» **WORK INSTRUCTION**
Only one stretch of the data below is wanted: the lines starting at the one with "Suppose A is" and ending at the one with "δ(M,0)=E, δ(M,1)=B, δ(M,2)=L", both included, given again exactly.

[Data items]
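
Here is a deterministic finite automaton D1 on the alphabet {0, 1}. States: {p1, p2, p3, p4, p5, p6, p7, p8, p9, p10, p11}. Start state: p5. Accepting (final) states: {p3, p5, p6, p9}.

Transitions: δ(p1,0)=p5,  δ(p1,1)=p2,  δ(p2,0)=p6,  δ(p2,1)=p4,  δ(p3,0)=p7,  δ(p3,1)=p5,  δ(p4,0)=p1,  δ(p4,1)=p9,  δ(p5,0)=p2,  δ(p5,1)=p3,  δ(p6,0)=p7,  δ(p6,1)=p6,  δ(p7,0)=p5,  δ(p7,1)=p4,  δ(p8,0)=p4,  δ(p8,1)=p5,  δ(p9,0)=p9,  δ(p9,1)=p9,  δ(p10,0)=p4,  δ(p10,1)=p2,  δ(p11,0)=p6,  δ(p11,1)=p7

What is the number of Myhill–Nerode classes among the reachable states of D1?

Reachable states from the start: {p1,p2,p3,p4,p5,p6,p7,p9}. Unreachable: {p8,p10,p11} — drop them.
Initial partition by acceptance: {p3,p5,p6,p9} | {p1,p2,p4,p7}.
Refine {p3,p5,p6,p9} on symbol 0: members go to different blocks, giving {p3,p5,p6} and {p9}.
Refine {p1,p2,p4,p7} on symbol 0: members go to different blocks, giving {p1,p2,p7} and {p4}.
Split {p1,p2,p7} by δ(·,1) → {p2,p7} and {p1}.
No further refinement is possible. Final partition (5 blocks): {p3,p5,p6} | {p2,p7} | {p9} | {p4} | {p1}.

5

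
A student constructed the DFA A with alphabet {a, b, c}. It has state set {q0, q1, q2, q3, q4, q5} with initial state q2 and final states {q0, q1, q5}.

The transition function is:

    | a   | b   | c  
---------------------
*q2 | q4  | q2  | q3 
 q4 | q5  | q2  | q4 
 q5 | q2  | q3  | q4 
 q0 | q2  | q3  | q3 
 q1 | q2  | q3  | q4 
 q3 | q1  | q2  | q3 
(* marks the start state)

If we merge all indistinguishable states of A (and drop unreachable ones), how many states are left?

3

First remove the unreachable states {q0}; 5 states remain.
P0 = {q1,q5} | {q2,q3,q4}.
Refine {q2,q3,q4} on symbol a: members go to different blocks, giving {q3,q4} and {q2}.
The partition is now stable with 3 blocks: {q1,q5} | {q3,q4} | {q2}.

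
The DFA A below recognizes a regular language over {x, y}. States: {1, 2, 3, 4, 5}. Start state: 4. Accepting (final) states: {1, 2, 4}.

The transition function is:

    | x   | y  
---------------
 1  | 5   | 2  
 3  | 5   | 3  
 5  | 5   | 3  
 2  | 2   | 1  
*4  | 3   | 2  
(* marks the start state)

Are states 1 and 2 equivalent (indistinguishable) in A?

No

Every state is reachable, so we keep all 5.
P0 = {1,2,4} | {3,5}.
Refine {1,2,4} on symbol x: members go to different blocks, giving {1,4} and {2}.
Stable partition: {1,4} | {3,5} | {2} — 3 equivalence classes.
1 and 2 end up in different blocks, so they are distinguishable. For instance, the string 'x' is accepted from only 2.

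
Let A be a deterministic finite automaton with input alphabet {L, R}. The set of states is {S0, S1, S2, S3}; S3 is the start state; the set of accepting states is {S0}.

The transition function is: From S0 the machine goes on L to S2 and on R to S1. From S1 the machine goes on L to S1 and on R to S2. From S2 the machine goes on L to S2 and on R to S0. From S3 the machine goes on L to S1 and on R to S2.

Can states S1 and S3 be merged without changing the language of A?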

* * *

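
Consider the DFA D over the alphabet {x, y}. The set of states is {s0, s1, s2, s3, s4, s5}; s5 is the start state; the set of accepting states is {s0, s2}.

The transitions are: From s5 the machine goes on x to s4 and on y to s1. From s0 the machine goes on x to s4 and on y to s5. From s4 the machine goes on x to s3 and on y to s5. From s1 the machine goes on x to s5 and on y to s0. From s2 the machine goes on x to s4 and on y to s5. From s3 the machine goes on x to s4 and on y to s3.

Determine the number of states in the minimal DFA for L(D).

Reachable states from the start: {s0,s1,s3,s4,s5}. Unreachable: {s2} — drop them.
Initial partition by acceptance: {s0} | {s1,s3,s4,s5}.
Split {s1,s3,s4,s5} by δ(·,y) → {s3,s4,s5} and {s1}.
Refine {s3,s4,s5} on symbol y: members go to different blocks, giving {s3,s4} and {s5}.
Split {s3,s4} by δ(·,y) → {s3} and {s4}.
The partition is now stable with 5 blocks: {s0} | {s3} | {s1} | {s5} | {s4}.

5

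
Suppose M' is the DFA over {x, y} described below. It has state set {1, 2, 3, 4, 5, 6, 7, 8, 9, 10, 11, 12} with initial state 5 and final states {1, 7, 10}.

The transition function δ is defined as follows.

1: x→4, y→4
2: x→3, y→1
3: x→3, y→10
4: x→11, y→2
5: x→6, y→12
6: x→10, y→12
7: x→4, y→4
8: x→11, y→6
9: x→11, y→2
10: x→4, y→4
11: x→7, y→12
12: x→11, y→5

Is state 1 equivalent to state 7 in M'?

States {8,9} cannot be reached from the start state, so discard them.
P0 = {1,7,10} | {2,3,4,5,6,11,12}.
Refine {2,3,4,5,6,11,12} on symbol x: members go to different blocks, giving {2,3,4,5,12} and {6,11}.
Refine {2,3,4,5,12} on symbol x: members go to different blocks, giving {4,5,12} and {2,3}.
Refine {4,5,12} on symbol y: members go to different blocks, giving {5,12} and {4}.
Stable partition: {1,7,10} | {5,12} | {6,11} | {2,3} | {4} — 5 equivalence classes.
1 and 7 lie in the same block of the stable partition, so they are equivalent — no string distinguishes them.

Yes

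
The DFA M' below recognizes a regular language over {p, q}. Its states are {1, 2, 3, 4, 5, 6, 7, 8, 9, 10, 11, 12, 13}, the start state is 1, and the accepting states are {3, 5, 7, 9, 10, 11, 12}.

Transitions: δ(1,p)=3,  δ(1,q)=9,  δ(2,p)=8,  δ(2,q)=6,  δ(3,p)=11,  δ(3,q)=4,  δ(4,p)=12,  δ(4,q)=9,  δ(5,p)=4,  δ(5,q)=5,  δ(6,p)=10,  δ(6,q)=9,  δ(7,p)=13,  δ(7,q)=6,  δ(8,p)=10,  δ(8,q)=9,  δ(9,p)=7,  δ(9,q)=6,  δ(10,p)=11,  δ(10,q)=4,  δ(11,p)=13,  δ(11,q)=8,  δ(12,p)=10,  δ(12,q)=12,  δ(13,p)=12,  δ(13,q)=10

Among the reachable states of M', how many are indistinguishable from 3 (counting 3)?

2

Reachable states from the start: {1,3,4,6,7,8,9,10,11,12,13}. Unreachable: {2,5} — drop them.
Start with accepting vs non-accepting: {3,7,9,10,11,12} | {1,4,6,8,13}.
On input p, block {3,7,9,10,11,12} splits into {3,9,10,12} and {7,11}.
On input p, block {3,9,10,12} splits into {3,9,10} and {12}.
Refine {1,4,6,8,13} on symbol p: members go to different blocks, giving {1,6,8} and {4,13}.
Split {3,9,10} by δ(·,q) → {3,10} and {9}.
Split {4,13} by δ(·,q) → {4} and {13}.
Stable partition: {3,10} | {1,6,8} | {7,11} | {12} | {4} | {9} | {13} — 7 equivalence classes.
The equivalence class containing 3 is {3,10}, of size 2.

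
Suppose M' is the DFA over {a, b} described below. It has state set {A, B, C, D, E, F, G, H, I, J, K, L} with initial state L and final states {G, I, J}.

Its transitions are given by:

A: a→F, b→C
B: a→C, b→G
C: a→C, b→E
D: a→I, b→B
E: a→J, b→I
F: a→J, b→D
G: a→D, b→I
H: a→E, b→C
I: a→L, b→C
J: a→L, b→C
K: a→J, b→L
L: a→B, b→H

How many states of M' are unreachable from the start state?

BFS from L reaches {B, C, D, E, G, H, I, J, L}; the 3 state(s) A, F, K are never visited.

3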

* * *

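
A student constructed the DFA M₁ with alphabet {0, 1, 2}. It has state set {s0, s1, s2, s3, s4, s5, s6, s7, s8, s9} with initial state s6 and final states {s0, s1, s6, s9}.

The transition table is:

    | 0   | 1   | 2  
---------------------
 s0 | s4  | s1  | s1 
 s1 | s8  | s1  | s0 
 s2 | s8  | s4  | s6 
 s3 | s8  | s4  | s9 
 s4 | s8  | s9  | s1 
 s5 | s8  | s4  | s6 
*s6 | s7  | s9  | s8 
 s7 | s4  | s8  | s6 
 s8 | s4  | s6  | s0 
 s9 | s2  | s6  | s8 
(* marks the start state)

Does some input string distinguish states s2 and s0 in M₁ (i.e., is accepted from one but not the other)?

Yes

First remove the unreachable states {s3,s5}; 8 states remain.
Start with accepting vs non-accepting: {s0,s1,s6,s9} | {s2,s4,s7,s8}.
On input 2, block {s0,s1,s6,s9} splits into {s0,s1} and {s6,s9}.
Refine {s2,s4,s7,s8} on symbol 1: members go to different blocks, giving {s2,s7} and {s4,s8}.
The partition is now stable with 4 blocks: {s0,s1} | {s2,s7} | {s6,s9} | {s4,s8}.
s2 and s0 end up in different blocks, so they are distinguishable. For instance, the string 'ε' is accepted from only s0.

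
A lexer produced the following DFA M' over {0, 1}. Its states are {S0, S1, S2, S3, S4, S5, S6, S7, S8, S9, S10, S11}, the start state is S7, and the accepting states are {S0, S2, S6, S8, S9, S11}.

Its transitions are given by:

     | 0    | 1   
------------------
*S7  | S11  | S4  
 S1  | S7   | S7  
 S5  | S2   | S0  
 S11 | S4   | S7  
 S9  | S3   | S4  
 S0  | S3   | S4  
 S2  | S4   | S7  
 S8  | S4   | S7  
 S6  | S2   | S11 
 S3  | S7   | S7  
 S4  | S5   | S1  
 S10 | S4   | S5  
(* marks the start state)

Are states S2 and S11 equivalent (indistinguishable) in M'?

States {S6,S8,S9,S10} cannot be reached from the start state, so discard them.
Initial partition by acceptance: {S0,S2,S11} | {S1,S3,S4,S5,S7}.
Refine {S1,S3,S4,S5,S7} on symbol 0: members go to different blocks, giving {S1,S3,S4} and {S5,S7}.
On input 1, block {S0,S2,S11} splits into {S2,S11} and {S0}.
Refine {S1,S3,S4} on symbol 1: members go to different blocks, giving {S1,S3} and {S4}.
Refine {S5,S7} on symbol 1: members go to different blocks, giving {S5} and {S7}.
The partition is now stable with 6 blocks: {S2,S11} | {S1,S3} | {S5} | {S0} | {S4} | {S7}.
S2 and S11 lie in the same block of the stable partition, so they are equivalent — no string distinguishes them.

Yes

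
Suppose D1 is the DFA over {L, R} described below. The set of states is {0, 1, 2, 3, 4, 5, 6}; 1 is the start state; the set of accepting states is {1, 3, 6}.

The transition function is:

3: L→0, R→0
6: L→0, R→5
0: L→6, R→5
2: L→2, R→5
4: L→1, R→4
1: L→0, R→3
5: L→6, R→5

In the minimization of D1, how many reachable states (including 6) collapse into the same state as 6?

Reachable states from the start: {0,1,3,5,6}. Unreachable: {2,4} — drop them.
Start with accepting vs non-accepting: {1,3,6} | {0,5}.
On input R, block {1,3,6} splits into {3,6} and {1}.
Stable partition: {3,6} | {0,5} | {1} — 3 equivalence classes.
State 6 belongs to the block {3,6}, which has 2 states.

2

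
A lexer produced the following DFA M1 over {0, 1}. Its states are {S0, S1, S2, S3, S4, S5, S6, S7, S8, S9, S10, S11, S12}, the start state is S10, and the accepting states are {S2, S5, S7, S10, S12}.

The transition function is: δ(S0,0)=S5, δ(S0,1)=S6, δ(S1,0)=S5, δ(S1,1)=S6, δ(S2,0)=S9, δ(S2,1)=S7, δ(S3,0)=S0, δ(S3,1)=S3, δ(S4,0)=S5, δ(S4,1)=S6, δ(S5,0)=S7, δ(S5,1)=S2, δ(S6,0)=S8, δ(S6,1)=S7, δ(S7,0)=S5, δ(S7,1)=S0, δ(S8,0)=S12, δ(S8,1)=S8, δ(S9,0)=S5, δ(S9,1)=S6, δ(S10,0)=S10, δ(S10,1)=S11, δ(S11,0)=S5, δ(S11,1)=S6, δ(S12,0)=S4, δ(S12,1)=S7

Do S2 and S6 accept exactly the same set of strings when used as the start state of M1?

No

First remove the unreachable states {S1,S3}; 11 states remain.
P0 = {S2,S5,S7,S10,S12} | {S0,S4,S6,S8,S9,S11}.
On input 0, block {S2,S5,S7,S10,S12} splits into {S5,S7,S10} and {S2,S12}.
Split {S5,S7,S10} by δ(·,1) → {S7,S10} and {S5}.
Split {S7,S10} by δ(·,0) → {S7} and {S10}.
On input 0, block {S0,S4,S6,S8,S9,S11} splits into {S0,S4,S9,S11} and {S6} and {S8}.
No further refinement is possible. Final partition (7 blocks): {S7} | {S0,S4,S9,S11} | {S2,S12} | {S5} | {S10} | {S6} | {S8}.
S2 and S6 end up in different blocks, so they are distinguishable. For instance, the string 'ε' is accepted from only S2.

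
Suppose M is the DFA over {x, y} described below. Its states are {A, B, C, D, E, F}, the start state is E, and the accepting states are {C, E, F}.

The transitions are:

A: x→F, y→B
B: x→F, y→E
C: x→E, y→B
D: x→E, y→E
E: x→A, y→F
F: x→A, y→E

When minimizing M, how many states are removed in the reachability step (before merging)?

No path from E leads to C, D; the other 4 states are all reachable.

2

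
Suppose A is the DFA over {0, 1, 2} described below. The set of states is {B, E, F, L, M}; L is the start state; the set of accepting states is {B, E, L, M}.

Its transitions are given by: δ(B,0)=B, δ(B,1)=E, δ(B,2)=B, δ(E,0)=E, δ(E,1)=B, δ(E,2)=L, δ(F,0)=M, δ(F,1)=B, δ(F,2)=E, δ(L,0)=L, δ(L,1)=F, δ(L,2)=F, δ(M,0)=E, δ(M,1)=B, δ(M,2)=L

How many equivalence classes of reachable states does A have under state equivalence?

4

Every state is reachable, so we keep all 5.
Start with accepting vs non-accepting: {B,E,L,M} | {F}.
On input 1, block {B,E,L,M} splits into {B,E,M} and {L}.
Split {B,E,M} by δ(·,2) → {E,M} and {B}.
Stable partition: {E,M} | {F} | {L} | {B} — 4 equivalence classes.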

» **ANSWER AREA**
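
Suppose A is the DFA over {0, 1, 2} described below. The set of states is {B, E, F, L, M}; L is the start state; the set of accepting states is {B, E, L, M}.

Its transitions are given by: δ(B,0)=B, δ(B,1)=E, δ(B,2)=B, δ(E,0)=E, δ(E,1)=B, δ(E,2)=L, δ(F,0)=M, δ(F,1)=B, δ(F,2)=E, δ(L,0)=L, δ(L,1)=F, δ(L,2)=F, δ(M,0)=E, δ(M,1)=B, δ(M,2)=L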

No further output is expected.